* Provided records
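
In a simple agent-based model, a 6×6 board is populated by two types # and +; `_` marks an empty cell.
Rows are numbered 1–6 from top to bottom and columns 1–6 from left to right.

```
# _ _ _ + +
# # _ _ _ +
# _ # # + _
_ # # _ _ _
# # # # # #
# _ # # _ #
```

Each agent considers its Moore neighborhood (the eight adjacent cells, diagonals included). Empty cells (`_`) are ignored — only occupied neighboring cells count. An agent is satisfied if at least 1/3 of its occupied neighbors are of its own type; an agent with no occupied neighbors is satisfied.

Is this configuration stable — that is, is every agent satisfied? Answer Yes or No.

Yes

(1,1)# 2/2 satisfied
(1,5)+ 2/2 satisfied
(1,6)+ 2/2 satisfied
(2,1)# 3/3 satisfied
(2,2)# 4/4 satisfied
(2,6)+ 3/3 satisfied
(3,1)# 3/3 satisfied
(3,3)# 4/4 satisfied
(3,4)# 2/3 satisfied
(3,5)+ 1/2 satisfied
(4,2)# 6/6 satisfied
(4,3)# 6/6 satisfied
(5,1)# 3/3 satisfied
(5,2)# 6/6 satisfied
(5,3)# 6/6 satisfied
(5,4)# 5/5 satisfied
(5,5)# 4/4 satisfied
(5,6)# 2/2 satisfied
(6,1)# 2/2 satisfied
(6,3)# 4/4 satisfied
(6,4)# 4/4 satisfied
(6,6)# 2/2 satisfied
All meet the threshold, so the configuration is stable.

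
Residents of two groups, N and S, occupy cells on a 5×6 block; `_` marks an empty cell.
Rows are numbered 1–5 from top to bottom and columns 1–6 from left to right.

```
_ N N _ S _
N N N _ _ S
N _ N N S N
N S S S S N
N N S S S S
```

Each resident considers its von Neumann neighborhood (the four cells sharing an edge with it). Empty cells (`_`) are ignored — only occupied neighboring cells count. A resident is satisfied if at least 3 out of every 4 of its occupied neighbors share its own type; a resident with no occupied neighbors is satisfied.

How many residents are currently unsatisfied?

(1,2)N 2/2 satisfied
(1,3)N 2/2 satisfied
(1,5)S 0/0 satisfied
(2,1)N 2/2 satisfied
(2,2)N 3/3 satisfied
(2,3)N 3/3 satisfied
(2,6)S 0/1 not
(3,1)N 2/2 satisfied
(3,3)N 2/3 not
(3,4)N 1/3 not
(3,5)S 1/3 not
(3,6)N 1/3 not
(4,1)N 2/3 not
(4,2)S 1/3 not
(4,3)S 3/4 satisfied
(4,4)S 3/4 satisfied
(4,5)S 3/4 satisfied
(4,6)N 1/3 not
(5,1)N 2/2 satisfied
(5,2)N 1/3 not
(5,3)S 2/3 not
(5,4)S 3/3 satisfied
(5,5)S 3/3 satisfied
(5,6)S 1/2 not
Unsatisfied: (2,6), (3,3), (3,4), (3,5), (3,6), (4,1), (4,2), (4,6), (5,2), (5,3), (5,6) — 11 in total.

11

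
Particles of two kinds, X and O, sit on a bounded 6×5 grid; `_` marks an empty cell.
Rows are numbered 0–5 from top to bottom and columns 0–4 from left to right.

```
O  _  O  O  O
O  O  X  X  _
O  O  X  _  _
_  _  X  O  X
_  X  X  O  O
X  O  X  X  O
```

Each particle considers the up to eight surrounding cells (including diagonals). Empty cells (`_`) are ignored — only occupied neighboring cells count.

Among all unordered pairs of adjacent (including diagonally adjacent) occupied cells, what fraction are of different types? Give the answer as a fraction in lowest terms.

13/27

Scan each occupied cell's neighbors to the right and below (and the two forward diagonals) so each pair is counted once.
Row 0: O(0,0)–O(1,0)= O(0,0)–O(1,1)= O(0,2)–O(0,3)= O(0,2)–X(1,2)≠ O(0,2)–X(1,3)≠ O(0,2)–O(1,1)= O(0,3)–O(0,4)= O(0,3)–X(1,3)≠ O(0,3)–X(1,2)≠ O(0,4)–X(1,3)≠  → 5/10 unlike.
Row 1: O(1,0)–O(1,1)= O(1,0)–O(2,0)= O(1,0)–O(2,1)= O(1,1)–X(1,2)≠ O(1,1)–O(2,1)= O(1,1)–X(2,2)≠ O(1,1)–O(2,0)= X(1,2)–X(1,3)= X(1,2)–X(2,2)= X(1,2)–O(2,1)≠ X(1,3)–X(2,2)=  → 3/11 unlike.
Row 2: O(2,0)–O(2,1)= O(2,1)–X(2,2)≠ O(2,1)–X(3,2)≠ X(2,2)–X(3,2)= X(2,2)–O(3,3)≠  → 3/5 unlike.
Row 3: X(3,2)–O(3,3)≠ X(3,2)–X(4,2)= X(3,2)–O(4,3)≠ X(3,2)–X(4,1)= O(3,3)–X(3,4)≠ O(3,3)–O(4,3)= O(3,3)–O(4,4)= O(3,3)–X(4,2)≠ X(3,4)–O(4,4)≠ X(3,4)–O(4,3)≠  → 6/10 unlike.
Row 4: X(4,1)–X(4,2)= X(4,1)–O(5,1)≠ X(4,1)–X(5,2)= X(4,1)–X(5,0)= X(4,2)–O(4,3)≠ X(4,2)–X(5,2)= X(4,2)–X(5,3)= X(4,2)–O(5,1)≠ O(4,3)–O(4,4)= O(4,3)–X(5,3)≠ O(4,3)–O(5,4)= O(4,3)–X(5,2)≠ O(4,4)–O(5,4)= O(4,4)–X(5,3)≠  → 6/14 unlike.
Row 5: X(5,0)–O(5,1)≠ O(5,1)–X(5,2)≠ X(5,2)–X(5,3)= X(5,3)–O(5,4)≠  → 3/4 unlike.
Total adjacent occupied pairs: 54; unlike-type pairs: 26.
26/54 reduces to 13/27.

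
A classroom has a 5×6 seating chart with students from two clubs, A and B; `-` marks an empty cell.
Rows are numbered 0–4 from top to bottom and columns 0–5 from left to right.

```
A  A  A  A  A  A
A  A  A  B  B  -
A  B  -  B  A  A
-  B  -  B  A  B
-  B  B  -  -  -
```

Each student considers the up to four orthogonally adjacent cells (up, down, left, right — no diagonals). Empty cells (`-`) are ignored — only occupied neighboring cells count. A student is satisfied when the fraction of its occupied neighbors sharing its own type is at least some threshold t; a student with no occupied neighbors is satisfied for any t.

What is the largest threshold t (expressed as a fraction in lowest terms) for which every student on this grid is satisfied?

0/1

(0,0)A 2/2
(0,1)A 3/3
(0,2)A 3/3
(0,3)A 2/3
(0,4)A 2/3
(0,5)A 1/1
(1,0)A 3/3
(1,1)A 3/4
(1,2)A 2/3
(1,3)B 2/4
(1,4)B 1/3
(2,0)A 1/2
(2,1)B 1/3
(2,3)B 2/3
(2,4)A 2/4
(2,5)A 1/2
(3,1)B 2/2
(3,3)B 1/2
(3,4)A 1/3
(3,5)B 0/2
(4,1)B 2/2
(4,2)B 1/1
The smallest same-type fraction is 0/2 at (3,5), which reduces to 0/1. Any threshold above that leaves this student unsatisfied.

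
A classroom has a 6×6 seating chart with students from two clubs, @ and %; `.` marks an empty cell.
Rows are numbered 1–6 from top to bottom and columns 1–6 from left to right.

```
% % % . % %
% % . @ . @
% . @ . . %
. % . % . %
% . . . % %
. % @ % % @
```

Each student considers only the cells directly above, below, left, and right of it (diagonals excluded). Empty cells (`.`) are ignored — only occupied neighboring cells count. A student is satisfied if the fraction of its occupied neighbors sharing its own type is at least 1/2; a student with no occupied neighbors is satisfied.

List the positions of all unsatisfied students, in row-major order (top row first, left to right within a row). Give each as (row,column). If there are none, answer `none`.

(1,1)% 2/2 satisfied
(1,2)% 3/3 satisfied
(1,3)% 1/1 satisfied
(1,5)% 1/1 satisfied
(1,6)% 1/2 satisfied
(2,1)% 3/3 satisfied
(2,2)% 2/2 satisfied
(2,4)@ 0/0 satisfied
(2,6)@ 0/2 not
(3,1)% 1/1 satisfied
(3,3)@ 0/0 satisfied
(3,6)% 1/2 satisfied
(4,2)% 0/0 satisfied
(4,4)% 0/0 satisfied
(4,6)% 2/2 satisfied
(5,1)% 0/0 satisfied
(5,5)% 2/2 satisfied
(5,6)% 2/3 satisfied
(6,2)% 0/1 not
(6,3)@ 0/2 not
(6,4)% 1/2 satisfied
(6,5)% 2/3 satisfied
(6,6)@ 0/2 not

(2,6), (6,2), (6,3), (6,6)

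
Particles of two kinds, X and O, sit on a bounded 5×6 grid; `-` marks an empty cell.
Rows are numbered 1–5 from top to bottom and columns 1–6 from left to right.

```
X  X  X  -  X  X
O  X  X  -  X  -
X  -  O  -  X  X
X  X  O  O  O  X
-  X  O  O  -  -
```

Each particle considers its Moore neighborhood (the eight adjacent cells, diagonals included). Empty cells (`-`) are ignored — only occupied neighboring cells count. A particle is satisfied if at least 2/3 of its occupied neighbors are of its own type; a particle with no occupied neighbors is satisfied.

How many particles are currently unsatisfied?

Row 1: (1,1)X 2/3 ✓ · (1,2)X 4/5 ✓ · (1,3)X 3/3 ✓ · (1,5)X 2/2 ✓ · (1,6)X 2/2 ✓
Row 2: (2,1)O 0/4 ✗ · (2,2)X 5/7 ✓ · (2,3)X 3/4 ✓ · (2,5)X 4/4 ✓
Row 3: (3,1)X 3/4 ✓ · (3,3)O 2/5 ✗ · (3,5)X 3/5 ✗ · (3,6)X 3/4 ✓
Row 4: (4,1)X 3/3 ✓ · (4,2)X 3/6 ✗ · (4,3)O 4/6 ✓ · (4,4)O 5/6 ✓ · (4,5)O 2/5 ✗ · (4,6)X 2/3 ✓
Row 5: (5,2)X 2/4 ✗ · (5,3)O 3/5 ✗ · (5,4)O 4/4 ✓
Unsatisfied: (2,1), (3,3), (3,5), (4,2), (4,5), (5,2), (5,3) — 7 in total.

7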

* Requirement
Extract exactly the leading lines of the data, stopping at and including the line with "Each resident considers".

* Expected answer
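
In a simple agent-based model, a 6×6 board is populated by two types # and +; `_` marks an empty cell.
Rows are numbered 1–6 from top to bottom and columns 1–6 from left to right.

```
# _ _ _ + +
# # _ _ _ +
# _ # # + _
_ # # _ _ _
# # # # # #
# _ # # _ #
```

Each agent considers its Moore neighborhood (the eight adjacent cells, diagonals included). Empty cells (`_`) are ignored — only occupied neighboring cells count. An agent is satisfied if at least 1/3 of its occupied neighbors are of its own type; an agent with no occupied neighbors is satisfied.

Is this configuration stable — that is, is every agent satisfied? Answer Yes or No.

Yes

(1,1)# 2/2 satisfied
(1,5)+ 2/2 satisfied
(1,6)+ 2/2 satisfied
(2,1)# 3/3 satisfied
(2,2)# 4/4 satisfied
(2,6)+ 3/3 satisfied
(3,1)# 3/3 satisfied
(3,3)# 4/4 satisfied
(3,4)# 2/3 satisfied
(3,5)+ 1/2 satisfied
(4,2)# 6/6 satisfied
(4,3)# 6/6 satisfied
(5,1)# 3/3 satisfied
(5,2)# 6/6 satisfied
(5,3)# 6/6 satisfied
(5,4)# 5/5 satisfied
(5,5)# 4/4 satisfied
(5,6)# 2/2 satisfied
(6,1)# 2/2 satisfied
(6,3)# 4/4 satisfied
(6,4)# 4/4 satisfied
(6,6)# 2/2 satisfied
All meet the threshold, so the configuration is stable.

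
Residents of two groups, N and S, occupy cells on a 5×6 block; `_` marks an empty cell.
Rows are numbered 1–5 from top to bottom and columns 1–6 from left to right.

```
_ N N _ S _
N N N _ _ S
N _ N N S N
N S S S S N
N N S S S S
```

Each resident considers its von Neumann neighborhood (the four cells sharing an edge with it). Empty cells (`_`) are ignored — only occupied neighboring cells count. A resident is satisfied if at least 3 out of every 4 of its occupied neighbors share its own type; a resident with no occupied neighbors is satisfied.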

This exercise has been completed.